◆ INSTRUCTIONS TO FOLLOW ◆
What you return must match the material exactly, with every line present.

=== Begin Enclosure ===

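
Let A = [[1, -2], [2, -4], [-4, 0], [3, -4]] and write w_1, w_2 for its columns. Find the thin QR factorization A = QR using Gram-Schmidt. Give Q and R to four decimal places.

Q = [[0.1826, -0.2842], [0.3651, -0.5684], [-0.7303, -0.6581], [0.5477, -0.4038]], R = [[5.4772, -4.0166], [0.0000, 4.4572]]

w_1 = (1, 2, -4, 3); ‖w_1‖ = 5.4772, so q_1 = (0.1826, 0.3651, -0.7303, 0.5477).
q_1·w_2 = 0.1826·(-2) + 0.3651·(-4) + (-0.7303)·0 + 0.5477·(-4) = -4.0166.
u_2 = w_2 + 4.0166·q_1 = (-1.2667, -2.5333, -2.9333, -1.8000).
‖u_2‖ = 4.4572, so q_2 = (-0.2842, -0.5684, -0.6581, -0.4038).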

=== End Enclosure ===

◆ RESULT OF THIS EXERCISE ◆
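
Let A = [[1, -2], [2, -4], [-4, 0], [3, -4]] and write w_1, w_2 for its columns. Find the thin QR factorization A = QR using Gram-Schmidt. Give Q and R to four decimal places.

Q = [[0.1826, -0.2842], [0.3651, -0.5684], [-0.7303, -0.6581], [0.5477, -0.4038]], R = [[5.4772, -4.0166], [0.0000, 4.4572]]

w_1 = (1, 2, -4, 3); ‖w_1‖ = 5.4772, so q_1 = (0.1826, 0.3651, -0.7303, 0.5477).
q_1·w_2 = 0.1826·(-2) + 0.3651·(-4) + (-0.7303)·0 + 0.5477·(-4) = -4.0166.
u_2 = w_2 + 4.0166·q_1 = (-1.2667, -2.5333, -2.9333, -1.8000).
‖u_2‖ = 4.4572, so q_2 = (-0.2842, -0.5684, -0.6581, -0.4038).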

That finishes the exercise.